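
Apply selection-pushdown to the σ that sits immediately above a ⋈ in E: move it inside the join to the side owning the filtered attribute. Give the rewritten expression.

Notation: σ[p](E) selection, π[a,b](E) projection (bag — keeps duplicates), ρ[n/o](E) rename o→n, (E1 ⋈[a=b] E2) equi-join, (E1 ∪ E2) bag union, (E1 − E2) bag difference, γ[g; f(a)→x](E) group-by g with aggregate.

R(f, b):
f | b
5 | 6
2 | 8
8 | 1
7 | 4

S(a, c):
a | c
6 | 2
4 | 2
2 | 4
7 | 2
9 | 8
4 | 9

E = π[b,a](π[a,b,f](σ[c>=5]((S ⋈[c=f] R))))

σ filters on c, owned by the left side.
E' = π[b,a](π[a,b,f]((σ[c>=5](S) ⋈[c=f] R)))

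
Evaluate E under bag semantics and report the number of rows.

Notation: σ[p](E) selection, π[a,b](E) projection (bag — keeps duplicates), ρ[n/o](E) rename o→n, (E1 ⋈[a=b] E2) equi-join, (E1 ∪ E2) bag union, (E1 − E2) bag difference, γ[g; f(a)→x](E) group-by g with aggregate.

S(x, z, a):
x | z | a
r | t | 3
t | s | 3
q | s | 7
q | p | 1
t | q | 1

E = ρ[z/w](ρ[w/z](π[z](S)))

Stepwise |·|:
  S → 5
  π[z](S) → 5
  ρ[w/z](π[z](S)) → 5
  ρ[z/w](ρ[w/z](π[z](S))) → 5

|E| = 5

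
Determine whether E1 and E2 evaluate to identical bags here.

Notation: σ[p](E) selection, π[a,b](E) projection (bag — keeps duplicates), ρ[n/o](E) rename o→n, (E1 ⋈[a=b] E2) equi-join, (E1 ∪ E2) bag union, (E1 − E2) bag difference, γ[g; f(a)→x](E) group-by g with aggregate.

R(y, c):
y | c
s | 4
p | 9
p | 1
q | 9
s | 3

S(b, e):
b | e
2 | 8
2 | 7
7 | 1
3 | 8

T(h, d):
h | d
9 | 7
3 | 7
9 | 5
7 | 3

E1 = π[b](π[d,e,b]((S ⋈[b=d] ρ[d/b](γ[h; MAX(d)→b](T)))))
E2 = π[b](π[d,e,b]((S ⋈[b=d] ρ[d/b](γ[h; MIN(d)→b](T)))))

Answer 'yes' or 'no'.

E1 stepwise |·|:
  S → 4
  T → 4
  γ[h; MAX(d)→b](T) → 3
  ρ[d/b](γ[h; MAX(d)→b](T)) → 3
  (S ⋈[b=d] ρ[d/b](γ[h; MAX(d)→b](T))) → 3
  π[d,e,b]((S ⋈[b=d] ρ[d/b](γ[h; MAX(d)→b](T)))) → 3
  π[b](π[d,e,b]((S ⋈[b=d] ρ[d/b](γ[h; MAX(d)→b](T))))) → 3
E2 stepwise |·|:
  S → 4
  T → 4
  γ[h; MIN(d)→b](T) → 3
  ρ[d/b](γ[h; MIN(d)→b](T)) → 3
  (S ⋈[b=d] ρ[d/b](γ[h; MIN(d)→b](T))) → 2
  π[d,e,b]((S ⋈[b=d] ρ[d/b](γ[h; MIN(d)→b](T)))) → 2
  π[b](π[d,e,b]((S ⋈[b=d] ρ[d/b](γ[h; MIN(d)→b](T))))) → 2

E1 result:
b
3
7
7
E2 result:
b
3
7
Witness: (7,) appears 2× in E1 but 1× in E2.

no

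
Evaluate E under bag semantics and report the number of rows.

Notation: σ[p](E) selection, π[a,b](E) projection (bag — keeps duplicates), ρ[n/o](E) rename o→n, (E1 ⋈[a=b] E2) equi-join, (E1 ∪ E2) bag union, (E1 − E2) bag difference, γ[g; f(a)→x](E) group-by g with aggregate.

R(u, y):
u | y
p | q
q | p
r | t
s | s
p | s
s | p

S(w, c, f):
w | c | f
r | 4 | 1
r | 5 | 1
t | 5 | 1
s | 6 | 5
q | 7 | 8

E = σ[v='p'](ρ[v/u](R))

Row counts bottom-up:
  R → 6
  ρ[v/u](R) → 6
  σ[v='p'](ρ[v/u](R)) → 2

|E| = 2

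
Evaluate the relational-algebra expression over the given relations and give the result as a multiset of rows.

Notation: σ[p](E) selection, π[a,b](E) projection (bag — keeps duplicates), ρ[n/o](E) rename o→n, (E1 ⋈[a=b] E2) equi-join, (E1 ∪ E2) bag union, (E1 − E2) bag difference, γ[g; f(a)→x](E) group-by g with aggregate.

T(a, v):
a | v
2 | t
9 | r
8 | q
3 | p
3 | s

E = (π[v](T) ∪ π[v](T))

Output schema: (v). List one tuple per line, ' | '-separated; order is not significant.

Subexpression sizes:
  T → 5
  π[v](T) → 5
  T → 5
  π[v](T) → 5
  (π[v](T) ∪ π[v](T)) → 10

== RESULT ==
v
p
p
q
q
r
r
s
s
t
t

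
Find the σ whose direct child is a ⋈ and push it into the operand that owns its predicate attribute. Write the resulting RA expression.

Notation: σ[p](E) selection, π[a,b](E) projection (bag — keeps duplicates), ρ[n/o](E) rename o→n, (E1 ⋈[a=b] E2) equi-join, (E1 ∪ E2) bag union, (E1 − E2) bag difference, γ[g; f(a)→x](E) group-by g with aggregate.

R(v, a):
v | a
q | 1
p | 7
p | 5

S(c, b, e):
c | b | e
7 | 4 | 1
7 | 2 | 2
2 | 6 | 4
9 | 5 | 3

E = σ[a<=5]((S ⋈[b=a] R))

σ filters on a, owned by the right side.
E' = (S ⋈[b=a] σ[a<=5](R))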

################

■ Task goal ■
Search the listing for the word "that". Copy every line in which it occurs.

■ Solution ■
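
Apply selection-pushdown to the σ that sits immediately above a ⋈ in E: move it inside the join to the side owning the filtered attribute. Give the rewritten expression.
Find the σ whose direct child is a ⋈ and push it into the operand that owns its predicate attribute. Write the resulting RA expression.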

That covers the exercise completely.